[WHAT IS BEING ASKED] Each line from the one containing "Suppose Maya has" through the last line of the records below is to be set down exactly; the rest stays out.

[SUPPLIED MATERIAL]
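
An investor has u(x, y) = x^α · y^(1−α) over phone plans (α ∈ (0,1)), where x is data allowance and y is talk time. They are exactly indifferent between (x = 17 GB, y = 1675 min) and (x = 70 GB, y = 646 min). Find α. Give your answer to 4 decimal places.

α ≈ 0.4023

Set the two utilities equal: 17^α·1675^(1−α) = 70^α·646^(1−α).
Taking logs: α·ln 17 + (1−α)·ln 1675 = α·ln 70 + (1−α)·ln 646, i.e. α·-1.4152819 = (1−α)·-0.9527689.
Thus α·(-2.3680508) = -0.9527689, so α = -0.9527689/-2.3680508 ≈ 0.4023.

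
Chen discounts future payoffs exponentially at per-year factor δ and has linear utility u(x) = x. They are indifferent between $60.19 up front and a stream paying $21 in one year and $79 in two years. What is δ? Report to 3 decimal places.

The stream is worth 21δ + 79δ² today, so 21δ + 79δ² = 60.19.
That is, 79δ² + 21δ − 60.19 = 0, a quadratic in δ.
By the quadratic formula (taking the positive root), δ = (−21 + √19461.04) / 158 ≈ 0.750.

δ ≈ 0.750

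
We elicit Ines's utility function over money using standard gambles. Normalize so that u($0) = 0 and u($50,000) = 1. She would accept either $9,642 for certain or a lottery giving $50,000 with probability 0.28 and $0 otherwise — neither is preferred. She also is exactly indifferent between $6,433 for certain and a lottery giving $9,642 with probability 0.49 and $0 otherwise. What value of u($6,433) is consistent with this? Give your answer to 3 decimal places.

0.137

The first gamble pins u($9,642): it must equal 0.28·1 + 0.72·0 = 0.28.
The second indifference gives u($6,433) = 0.49·u($9,642) + 0.51·u($0) = 0.49·0.28 + 0.51·0.00 = 0.1372.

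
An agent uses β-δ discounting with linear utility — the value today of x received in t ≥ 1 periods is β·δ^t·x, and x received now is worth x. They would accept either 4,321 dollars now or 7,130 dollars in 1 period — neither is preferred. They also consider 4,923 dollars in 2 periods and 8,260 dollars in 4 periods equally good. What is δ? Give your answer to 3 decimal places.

δ ≈ 0.772

Both payoffs in the second observation are in the future, so β drops out: δ^2·4923 = δ^4·8260 ⇒ δ^2 = 4923/8260 = 0.59600, so δ = 0.77201.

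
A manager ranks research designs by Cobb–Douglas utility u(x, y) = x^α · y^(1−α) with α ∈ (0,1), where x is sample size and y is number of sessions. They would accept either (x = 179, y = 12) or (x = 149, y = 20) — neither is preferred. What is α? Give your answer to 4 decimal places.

Indifference: 179^α · 12^(1−α) = 149^α · 20^(1−α).
Taking logs: α·ln 179 + (1−α)·ln 12 = α·ln 149 + (1−α)·ln 20, i.e. α·0.1834395 = (1−α)·0.5108256.
So α/(1−α) = (0.5108256)/(0.1834395) = 2.7847089, and α = 2.7847089/3.7847089 ≈ 0.7358.

α ≈ 0.7358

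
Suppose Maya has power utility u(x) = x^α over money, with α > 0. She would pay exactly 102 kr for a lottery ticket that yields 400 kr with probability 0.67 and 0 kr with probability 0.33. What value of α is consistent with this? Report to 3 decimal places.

α ≈ 0.293

The lottery's expected utility is 0.67·u(400) + 0.33·u(0) = 0.67·400^α (since u(0) = 0 for α > 0).
Indifference: 102^α = 0.67·400^α, so (102/400)^α = 0.67.
Take logs: α = ln 0.67 / ln(102/400) ≈ 0.29307.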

[RESULT BELOW]
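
Suppose Maya has power utility u(x) = x^α over money, with α > 0. She would pay exactly 102 kr for a lottery ticket that yields 400 kr with probability 0.67 and 0 kr with probability 0.33. What value of α is consistent with this? Report to 3 decimal places.

α ≈ 0.293

The lottery's expected utility is 0.67·u(400) + 0.33·u(0) = 0.67·400^α (since u(0) = 0 for α > 0).
Indifference: 102^α = 0.67·400^α, so (102/400)^α = 0.67.
Take logs: α = ln 0.67 / ln(102/400) ≈ 0.29307.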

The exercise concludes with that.